WORK ORDER — Transcribe exactly everything in the data below from the line containing "Lia: 523 MPa, 8.3" down to the line containing "Dee: 635 MPa, 4.5", both lines included and nothing further.

· · · · ·

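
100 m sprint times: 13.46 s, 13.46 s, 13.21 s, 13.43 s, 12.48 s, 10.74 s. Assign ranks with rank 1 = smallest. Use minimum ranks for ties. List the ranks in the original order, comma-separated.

5, 5, 3, 4, 2, 1

Sorted (ascending): 10.74, 12.48, 13.21, 13.43, 13.46, 13.46
The 2 values of 13.46 occupy positions 5–6 → each gets rank 5.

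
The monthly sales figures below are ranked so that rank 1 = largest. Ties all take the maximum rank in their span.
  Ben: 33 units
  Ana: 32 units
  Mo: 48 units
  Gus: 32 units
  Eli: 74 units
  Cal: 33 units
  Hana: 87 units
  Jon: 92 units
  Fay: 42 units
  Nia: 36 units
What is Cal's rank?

Sorted (descending): 92, 87, 74, 48, 42, 36, 33, 33, 32, 32
The 2 values of 33 occupy positions 7–8 → each gets rank 8.
The 2 values of 32 occupy positions 9–10 → each gets rank 10.
Cal has value 33 units → rank 8.

8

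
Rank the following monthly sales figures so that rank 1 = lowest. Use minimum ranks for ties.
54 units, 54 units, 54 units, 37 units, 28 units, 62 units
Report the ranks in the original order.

Sorted (ascending): 28, 37, 54, 54, 54, 62
The 3 values of 54 occupy positions 3–5 → each gets rank 3.

3, 3, 3, 2, 1, 6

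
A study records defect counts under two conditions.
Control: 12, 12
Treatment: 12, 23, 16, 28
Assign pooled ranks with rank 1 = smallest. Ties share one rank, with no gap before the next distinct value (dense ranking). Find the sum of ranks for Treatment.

Sorted (ascending): 12, 12, 12, 16, 23, 28
The 3 values of 12 share dense rank 1.
Remaining distinct values take the next consecutive integers.
Treatment values → pooled ranks: 12→1, 23→3, 16→2, 28→4
Rank sum = 1 + 3 + 2 + 4 = 10

10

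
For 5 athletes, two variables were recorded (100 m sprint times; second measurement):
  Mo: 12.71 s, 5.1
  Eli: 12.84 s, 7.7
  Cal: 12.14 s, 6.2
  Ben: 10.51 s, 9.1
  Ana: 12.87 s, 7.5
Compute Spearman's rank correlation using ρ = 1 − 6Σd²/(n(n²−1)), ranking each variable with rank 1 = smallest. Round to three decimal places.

Ranks of variable 1: 3, 4, 2, 1, 5
Ranks of variable 2: 1, 4, 2, 5, 3
d = r₁ − r₂: 2, 0, 0, -4, 2
d²: 4, 0, 0, 16, 4; Σd² = 24
ρ = 1 − 6·24/(5·24) = 1 − 144/120 = -0.200

-0.200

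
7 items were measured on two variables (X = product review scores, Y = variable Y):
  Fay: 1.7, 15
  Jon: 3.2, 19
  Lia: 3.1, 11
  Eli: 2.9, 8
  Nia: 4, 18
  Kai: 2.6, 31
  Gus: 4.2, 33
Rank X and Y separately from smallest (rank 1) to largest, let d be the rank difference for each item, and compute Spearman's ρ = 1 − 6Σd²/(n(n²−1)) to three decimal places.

Ranks of variable 1: 1, 5, 4, 3, 6, 2, 7
Ranks of variable 2: 3, 5, 2, 1, 4, 6, 7
d = r₁ − r₂: -2, 0, 2, 2, 2, -4, 0
d²: 4, 0, 4, 4, 4, 16, 0; Σd² = 32
ρ = 1 − 6·32/(7·48) = 1 − 192/336 = 0.429

0.429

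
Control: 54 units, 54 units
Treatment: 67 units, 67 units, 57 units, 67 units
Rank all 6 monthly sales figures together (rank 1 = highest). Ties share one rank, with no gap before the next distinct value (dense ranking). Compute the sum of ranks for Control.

6

Sorted (descending): 67, 67, 67, 57, 54, 54
The 3 values of 67 share dense rank 1.
The 2 values of 54 share dense rank 3.
Remaining distinct values take the next consecutive integers.
Control values → pooled ranks: 54→3, 54→3
Rank sum = 3 + 3 = 6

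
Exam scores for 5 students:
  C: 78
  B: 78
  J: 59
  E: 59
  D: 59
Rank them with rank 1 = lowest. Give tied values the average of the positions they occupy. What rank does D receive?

2

Sorted (ascending): 59, 59, 59, 78, 78
The 3 values of 59 occupy positions 1–3 → average rank 2.
The 2 values of 78 occupy positions 4–5 → average rank (4+5)/2 = 4.5.
D has value 59 → rank 2.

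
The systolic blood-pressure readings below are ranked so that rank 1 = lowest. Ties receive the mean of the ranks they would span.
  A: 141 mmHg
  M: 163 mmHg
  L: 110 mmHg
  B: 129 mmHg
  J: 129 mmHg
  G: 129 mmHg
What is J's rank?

Sorted (ascending): 110, 129, 129, 129, 141, 163
The 3 values of 129 occupy positions 2–4 → average rank 3.
J has value 129 mmHg → rank 3.

3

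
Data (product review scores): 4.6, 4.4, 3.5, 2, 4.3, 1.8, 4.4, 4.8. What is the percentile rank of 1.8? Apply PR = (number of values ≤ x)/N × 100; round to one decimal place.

12.5

N = 8.
Strictly below 1.8: 0. Equal to 1.8: 1.
PR = 1/8 × 100 = 12.5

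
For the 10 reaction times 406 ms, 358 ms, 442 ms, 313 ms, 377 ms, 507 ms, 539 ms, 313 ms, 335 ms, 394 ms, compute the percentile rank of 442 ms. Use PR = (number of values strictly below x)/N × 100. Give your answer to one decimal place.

70.0

N = 10.
Strictly below 442: 7. Equal to 442: 1.
PR = 7/10 × 100 = 70.0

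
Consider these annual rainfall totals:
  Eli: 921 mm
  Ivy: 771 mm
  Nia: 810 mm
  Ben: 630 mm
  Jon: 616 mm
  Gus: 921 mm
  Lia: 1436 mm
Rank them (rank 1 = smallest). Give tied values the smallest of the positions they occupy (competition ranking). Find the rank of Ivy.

3

Sorted (ascending): 616, 630, 771, 810, 921, 921, 1436
The 2 values of 921 occupy positions 5–6 → each gets rank 5.
Ivy has value 771 mm → rank 3.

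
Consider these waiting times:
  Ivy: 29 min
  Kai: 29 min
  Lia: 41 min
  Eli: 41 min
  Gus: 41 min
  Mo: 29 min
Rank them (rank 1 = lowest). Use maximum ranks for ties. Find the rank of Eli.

6

Sorted (ascending): 29, 29, 29, 41, 41, 41
The 3 values of 29 occupy positions 1–3 → each gets rank 3.
The 3 values of 41 occupy positions 4–6 → each gets rank 6.
Eli has value 41 min → rank 6.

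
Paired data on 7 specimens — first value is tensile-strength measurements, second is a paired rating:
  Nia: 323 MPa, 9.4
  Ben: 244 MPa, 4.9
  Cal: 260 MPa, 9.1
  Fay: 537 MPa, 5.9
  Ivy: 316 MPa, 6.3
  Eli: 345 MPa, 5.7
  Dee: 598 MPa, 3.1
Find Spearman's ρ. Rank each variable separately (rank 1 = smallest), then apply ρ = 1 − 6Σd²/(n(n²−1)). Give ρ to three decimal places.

Ranks of variable 1: 4, 1, 2, 6, 3, 5, 7
Ranks of variable 2: 7, 2, 6, 4, 5, 3, 1
d = r₁ − r₂: -3, -1, -4, 2, -2, 2, 6
d²: 9, 1, 16, 4, 4, 4, 36; Σd² = 74
ρ = 1 − 6·74/(7·48) = 1 − 444/336 = -0.321

-0.321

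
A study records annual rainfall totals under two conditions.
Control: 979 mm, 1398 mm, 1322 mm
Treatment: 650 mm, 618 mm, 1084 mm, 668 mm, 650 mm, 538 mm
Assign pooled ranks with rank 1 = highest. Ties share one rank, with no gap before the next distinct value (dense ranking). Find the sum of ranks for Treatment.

Sorted (descending): 1398, 1322, 1084, 979, 668, 650, 650, 618, 538
The 2 values of 650 share dense rank 6.
Remaining distinct values take the next consecutive integers.
Treatment values → pooled ranks: 650→6, 618→7, 1084→3, 668→5, 650→6, 538→8
Rank sum = 6 + 7 + 3 + 5 + 6 + 8 = 35

35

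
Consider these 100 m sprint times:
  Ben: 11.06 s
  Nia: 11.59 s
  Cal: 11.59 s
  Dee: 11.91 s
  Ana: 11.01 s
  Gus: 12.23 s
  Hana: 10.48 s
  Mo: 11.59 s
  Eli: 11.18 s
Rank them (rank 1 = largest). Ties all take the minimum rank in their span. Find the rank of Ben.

7

Sorted (descending): 12.23, 11.91, 11.59, 11.59, 11.59, 11.18, 11.06, 11.01, 10.48
The 3 values of 11.59 occupy positions 3–5 → each gets rank 3.
Ben has value 11.06 s → rank 7.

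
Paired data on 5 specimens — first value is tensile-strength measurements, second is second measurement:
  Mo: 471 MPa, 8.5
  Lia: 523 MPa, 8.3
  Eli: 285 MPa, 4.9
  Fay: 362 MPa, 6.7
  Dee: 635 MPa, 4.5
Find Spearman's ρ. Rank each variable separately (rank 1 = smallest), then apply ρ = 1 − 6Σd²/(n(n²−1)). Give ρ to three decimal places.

-0.100

Ranks of variable 1: 3, 4, 1, 2, 5
Ranks of variable 2: 5, 4, 2, 3, 1
d = r₁ − r₂: -2, 0, -1, -1, 4
d²: 4, 0, 1, 1, 16; Σd² = 22
ρ = 1 − 6·22/(5·24) = 1 − 132/120 = -0.100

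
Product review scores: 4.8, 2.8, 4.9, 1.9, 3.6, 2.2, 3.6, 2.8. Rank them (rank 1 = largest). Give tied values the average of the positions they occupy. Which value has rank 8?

Sorted (descending): 4.9, 4.8, 3.6, 3.6, 2.8, 2.8, 2.2, 1.9
The 2 values of 3.6 occupy positions 3–4 → average rank (3+4)/2 = 3.5.
The 2 values of 2.8 occupy positions 5–6 → average rank (5+6)/2 = 5.5.
Rank 8 → value 1.9.

1.9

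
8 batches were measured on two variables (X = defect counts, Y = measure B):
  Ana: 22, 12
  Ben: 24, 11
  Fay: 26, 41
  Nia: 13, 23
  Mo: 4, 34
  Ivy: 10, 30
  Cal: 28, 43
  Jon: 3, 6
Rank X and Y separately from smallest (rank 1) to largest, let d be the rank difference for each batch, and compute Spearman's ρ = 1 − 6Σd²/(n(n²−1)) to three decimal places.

0.524

Ranks of variable 1: 5, 6, 7, 4, 2, 3, 8, 1
Ranks of variable 2: 3, 2, 7, 4, 6, 5, 8, 1
d = r₁ − r₂: 2, 4, 0, 0, -4, -2, 0, 0
d²: 4, 16, 0, 0, 16, 4, 0, 0; Σd² = 40
ρ = 1 − 6·40/(8·63) = 1 − 240/504 = 0.524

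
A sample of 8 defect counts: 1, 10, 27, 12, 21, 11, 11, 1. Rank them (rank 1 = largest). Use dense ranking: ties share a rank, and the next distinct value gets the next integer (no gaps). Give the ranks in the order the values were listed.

Sorted (descending): 27, 21, 12, 11, 11, 10, 1, 1
The 2 values of 11 share dense rank 4.
The 2 values of 1 share dense rank 6.
Remaining distinct values take the next consecutive integers.

6, 5, 1, 3, 2, 4, 4, 6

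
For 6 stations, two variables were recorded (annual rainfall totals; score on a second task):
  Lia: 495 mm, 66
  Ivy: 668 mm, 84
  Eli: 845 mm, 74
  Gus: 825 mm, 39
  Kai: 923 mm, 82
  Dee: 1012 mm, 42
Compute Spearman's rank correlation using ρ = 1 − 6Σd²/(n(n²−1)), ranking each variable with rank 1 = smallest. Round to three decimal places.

Ranks of variable 1: 1, 2, 4, 3, 5, 6
Ranks of variable 2: 3, 6, 4, 1, 5, 2
d = r₁ − r₂: -2, -4, 0, 2, 0, 4
d²: 4, 16, 0, 4, 0, 16; Σd² = 40
ρ = 1 − 6·40/(6·35) = 1 − 240/210 = -0.143

-0.143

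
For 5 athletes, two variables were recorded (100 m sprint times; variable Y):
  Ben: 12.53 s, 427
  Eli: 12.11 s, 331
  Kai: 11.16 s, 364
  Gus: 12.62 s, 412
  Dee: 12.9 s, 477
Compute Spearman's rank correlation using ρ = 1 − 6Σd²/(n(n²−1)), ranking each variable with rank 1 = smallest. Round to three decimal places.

Ranks of variable 1: 3, 2, 1, 4, 5
Ranks of variable 2: 4, 1, 2, 3, 5
d = r₁ − r₂: -1, 1, -1, 1, 0
d²: 1, 1, 1, 1, 0; Σd² = 4
ρ = 1 − 6·4/(5·24) = 1 − 24/120 = 0.800

0.800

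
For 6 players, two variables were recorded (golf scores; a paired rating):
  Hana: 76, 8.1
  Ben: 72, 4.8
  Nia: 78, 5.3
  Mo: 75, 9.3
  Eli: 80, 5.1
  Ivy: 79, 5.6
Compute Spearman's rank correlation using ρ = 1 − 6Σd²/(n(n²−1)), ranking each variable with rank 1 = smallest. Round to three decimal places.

Ranks of variable 1: 3, 1, 4, 2, 6, 5
Ranks of variable 2: 5, 1, 3, 6, 2, 4
d = r₁ − r₂: -2, 0, 1, -4, 4, 1
d²: 4, 0, 1, 16, 16, 1; Σd² = 38
ρ = 1 − 6·38/(6·35) = 1 − 228/210 = -0.086

-0.086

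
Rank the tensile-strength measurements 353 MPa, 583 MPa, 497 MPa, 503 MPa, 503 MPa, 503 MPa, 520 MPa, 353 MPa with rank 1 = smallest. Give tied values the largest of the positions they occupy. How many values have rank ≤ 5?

3

Sorted (ascending): 353, 353, 497, 503, 503, 503, 520, 583
The 2 values of 353 occupy positions 1–2 → each gets rank 2.
The 3 values of 503 occupy positions 4–6 → each gets rank 6.
Ranks ≤ 5: {2, 2, 3} → 3 values.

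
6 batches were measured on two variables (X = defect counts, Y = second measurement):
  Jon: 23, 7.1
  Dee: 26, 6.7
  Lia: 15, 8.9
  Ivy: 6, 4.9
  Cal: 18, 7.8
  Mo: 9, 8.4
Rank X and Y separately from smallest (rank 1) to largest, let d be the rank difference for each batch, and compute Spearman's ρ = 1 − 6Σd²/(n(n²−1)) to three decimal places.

-0.086

Ranks of variable 1: 5, 6, 3, 1, 4, 2
Ranks of variable 2: 3, 2, 6, 1, 4, 5
d = r₁ − r₂: 2, 4, -3, 0, 0, -3
d²: 4, 16, 9, 0, 0, 9; Σd² = 38
ρ = 1 − 6·38/(6·35) = 1 − 228/210 = -0.086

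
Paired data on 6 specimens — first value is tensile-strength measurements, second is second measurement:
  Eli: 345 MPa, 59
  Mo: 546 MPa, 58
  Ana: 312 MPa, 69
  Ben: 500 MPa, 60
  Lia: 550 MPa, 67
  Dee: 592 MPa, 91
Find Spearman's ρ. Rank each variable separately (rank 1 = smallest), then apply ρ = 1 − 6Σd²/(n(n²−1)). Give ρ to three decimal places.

0.257

Ranks of variable 1: 2, 4, 1, 3, 5, 6
Ranks of variable 2: 2, 1, 5, 3, 4, 6
d = r₁ − r₂: 0, 3, -4, 0, 1, 0
d²: 0, 9, 16, 0, 1, 0; Σd² = 26
ρ = 1 − 6·26/(6·35) = 1 − 156/210 = 0.257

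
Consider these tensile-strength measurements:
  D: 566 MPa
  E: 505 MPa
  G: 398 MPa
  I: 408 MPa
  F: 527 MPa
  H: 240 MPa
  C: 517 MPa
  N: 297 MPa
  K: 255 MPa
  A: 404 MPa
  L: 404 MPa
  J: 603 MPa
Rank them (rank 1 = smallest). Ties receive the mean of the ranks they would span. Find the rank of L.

Sorted (ascending): 240, 255, 297, 398, 404, 404, 408, 505, 517, 527, 566, 603
The 2 values of 404 occupy positions 5–6 → average rank (5+6)/2 = 5.5.
L has value 404 MPa → rank 5.5.

5.5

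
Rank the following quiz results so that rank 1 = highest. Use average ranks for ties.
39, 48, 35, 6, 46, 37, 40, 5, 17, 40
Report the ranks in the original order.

Sorted (descending): 48, 46, 40, 40, 39, 37, 35, 17, 6, 5
The 2 values of 40 occupy positions 3–4 → average rank (3+4)/2 = 3.5.

5, 1, 7, 9, 2, 6, 3.5, 10, 8, 3.5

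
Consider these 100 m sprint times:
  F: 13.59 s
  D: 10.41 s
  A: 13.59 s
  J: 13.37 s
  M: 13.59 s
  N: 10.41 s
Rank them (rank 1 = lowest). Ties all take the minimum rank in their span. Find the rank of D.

Sorted (ascending): 10.41, 10.41, 13.37, 13.59, 13.59, 13.59
The 2 values of 10.41 occupy positions 1–2 → each gets rank 1.
The 3 values of 13.59 occupy positions 4–6 → each gets rank 4.
D has value 10.41 s → rank 1.

1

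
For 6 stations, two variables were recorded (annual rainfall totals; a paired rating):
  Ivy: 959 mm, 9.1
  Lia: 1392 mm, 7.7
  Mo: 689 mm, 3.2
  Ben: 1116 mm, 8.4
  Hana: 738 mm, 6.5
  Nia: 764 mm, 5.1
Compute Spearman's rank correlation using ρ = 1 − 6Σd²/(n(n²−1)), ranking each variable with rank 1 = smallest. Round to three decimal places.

0.714

Ranks of variable 1: 4, 6, 1, 5, 2, 3
Ranks of variable 2: 6, 4, 1, 5, 3, 2
d = r₁ − r₂: -2, 2, 0, 0, -1, 1
d²: 4, 4, 0, 0, 1, 1; Σd² = 10
ρ = 1 − 6·10/(6·35) = 1 − 60/210 = 0.714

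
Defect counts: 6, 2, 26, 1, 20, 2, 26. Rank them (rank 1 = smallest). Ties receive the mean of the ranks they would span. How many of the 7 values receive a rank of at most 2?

1

Sorted (ascending): 1, 2, 2, 6, 20, 26, 26
The 2 values of 2 occupy positions 2–3 → average rank (2+3)/2 = 2.5.
The 2 values of 26 occupy positions 6–7 → average rank (6+7)/2 = 6.5.
Ranks ≤ 2: {1} → 1 value.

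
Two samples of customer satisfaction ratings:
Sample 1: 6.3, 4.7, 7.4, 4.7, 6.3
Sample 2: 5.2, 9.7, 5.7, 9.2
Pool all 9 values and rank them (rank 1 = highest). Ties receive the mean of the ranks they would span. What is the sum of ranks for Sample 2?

16

Sorted (descending): 9.7, 9.2, 7.4, 6.3, 6.3, 5.7, 5.2, 4.7, 4.7
The 2 values of 6.3 occupy positions 4–5 → average rank (4+5)/2 = 4.5.
The 2 values of 4.7 occupy positions 8–9 → average rank (8+9)/2 = 8.5.
Sample 2 values → pooled ranks: 5.2→7, 9.7→1, 5.7→6, 9.2→2
Rank sum = 7 + 1 + 6 + 2 = 16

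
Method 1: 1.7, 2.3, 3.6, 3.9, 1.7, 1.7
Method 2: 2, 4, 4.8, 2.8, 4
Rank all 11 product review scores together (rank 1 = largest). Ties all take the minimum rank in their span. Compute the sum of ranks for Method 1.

43

Sorted (descending): 4.8, 4, 4, 3.9, 3.6, 2.8, 2.3, 2, 1.7, 1.7, 1.7
The 2 values of 4 occupy positions 2–3 → each gets rank 2.
The 3 values of 1.7 occupy positions 9–11 → each gets rank 9.
Method 1 values → pooled ranks: 1.7→9, 2.3→7, 3.6→5, 3.9→4, 1.7→9, 1.7→9
Rank sum = 9 + 7 + 5 + 4 + 9 + 9 = 43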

· · · · ·

RESPONSE TO THE EXERCISE —
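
  Lia: 523 MPa, 8.3
  Eli: 285 MPa, 4.9
  Fay: 362 MPa, 6.7
  Dee: 635 MPa, 4.5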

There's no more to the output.